TASK OBJECTIVE
Go line by line through the data and copy those with the word "Factor".

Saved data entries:
<<<<

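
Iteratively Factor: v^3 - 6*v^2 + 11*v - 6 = (v - 1)*(v^2 - 5*v + 6) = (v - 2)*(v - 1)*(v - 3)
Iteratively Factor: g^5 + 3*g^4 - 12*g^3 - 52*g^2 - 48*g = (g + 2)*(g^4 + g^3 - 14*g^2 - 24*g) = (g + 2)*(g + 3)*(g^3 - 2*g^2 - 8*g) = g*(g + 2)*(g + 3)*(g^2 - 2*g - 8) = g*(g + 2)^2*(g + 3)*(g - 4)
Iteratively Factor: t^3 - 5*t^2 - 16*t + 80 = (t - 4)*(t^2 - t - 20) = (t - 4)*(t + 4)*(t - 5)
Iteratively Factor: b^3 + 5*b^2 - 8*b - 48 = (b + 4)*(b^2 + b - 12) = (b + 4)^2*(b - 3)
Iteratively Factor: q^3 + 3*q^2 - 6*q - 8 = (q - 2)*(q^2 + 5*q + 4) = (q - 2)*(q + 4)*(q + 1)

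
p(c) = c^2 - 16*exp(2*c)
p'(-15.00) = -30.00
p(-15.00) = 225.00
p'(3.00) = -12903.72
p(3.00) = -6445.86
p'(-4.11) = -8.23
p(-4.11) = 16.89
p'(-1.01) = -6.26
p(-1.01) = -1.10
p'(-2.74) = -5.61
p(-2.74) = 7.44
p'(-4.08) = -8.17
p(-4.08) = 16.64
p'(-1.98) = -4.57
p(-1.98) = 3.62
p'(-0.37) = -16.01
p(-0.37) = -7.50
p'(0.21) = -48.28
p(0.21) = -24.31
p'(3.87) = -73543.38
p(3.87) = -36760.58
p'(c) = 2*c - 32*exp(2*c)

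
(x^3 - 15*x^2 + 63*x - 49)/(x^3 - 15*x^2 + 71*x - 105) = (x^2 - 8*x + 7)/(x^2 - 8*x + 15)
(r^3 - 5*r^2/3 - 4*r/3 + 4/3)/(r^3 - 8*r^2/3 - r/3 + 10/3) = (3*r - 2)/(3*r - 5)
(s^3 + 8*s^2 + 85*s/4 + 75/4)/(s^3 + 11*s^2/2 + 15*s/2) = (s + 5/2)/s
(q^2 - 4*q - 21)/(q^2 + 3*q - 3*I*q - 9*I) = (q - 7)/(q - 3*I)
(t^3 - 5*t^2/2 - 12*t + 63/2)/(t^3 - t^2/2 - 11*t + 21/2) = (t - 3)/(t - 1)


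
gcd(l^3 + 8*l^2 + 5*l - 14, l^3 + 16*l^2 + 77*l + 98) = l^2 + 9*l + 14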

>>>>

EXERCISE ANSWER
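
Iteratively Factor: v^3 - 6*v^2 + 11*v - 6 = (v - 1)*(v^2 - 5*v + 6) = (v - 2)*(v - 1)*(v - 3)
Iteratively Factor: g^5 + 3*g^4 - 12*g^3 - 52*g^2 - 48*g = (g + 2)*(g^4 + g^3 - 14*g^2 - 24*g) = (g + 2)*(g + 3)*(g^3 - 2*g^2 - 8*g) = g*(g + 2)*(g + 3)*(g^2 - 2*g - 8) = g*(g + 2)^2*(g + 3)*(g - 4)
Iteratively Factor: t^3 - 5*t^2 - 16*t + 80 = (t - 4)*(t^2 - t - 20) = (t - 4)*(t + 4)*(t - 5)
Iteratively Factor: b^3 + 5*b^2 - 8*b - 48 = (b + 4)*(b^2 + b - 12) = (b + 4)^2*(b - 3)
Iteratively Factor: q^3 + 3*q^2 - 6*q - 8 = (q - 2)*(q^2 + 5*q + 4) = (q - 2)*(q + 4)*(q + 1)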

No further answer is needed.